• PROVIDED ENTRIES:
········
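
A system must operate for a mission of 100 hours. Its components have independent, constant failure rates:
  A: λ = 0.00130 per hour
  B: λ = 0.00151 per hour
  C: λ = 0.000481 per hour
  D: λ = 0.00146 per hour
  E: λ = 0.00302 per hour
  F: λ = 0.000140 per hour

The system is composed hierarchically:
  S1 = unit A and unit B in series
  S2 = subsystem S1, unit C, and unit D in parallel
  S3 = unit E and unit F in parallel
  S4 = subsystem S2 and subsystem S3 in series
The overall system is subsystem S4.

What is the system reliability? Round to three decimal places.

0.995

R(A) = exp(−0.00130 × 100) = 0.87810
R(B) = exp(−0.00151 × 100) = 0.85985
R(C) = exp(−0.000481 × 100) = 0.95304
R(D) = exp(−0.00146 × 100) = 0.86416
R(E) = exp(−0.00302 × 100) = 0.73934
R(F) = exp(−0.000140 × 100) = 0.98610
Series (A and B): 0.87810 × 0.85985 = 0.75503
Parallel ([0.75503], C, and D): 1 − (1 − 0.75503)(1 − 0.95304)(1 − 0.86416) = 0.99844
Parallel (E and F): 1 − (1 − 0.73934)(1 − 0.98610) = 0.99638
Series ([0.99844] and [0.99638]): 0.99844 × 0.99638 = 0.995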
········
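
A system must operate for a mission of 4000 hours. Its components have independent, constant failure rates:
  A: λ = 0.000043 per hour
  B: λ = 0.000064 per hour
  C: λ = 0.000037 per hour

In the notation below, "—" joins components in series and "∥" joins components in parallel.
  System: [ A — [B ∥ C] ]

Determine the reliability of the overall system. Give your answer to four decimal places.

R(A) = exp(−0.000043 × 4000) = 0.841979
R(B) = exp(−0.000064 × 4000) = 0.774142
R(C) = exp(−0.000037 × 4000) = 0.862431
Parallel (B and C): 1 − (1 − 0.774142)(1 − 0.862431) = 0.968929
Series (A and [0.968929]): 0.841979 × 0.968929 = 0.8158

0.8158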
········
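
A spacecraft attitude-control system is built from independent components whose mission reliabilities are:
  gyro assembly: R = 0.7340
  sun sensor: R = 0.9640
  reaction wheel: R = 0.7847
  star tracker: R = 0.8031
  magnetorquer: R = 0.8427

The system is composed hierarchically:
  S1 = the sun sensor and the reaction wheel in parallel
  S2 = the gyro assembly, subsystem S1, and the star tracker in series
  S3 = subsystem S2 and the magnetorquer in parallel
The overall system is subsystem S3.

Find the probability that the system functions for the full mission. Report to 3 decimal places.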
········
• PROBLEM TO WORK ON:
From the entries above, extract only the lines running from the one containing "A system must operate for a mission of 100" through the one containing "The overall system is subsystem S4.", inclusive.

• EXERCISE SOLUTION:
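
A system must operate for a mission of 100 hours. Its components have independent, constant failure rates:
  A: λ = 0.00130 per hour
  B: λ = 0.00151 per hour
  C: λ = 0.000481 per hour
  D: λ = 0.00146 per hour
  E: λ = 0.00302 per hour
  F: λ = 0.000140 per hour

The system is composed hierarchically:
  S1 = unit A and unit B in series
  S2 = subsystem S1, unit C, and unit D in parallel
  S3 = unit E and unit F in parallel
  S4 = subsystem S2 and subsystem S3 in series
The overall system is subsystem S4.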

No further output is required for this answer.